_Dataset entries:_
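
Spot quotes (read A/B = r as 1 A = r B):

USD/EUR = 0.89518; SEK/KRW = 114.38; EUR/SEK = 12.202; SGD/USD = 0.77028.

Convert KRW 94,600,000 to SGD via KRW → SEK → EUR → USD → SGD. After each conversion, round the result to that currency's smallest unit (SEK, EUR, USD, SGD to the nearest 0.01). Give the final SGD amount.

KRW 94,600,000 ÷ 114.38 = SEK 827,067.67
SEK 827,067.67 ÷ 12.202 = EUR 67,781.32
EUR 67,781.32 ÷ 0.89518 = USD 75,718.09
USD 75,718.09 ÷ 0.77028 = SGD 98,299.44

SGD 98,299.44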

_Exercise goal:_ Copy out all of the records above with nothing altered.

_Output below:_
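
Spot quotes (read A/B = r as 1 A = r B):

USD/EUR = 0.89518; SEK/KRW = 114.38; EUR/SEK = 12.202; SGD/USD = 0.77028.

Convert KRW 94,600,000 to SGD via KRW → SEK → EUR → USD → SGD. After each conversion, round the result to that currency's smallest unit (SEK, EUR, USD, SGD to the nearest 0.01). Give the final SGD amount.

KRW 94,600,000 ÷ 114.38 = SEK 827,067.67
SEK 827,067.67 ÷ 12.202 = EUR 67,781.32
EUR 67,781.32 ÷ 0.89518 = USD 75,718.09
USD 75,718.09 ÷ 0.77028 = SGD 98,299.44

SGD 98,299.44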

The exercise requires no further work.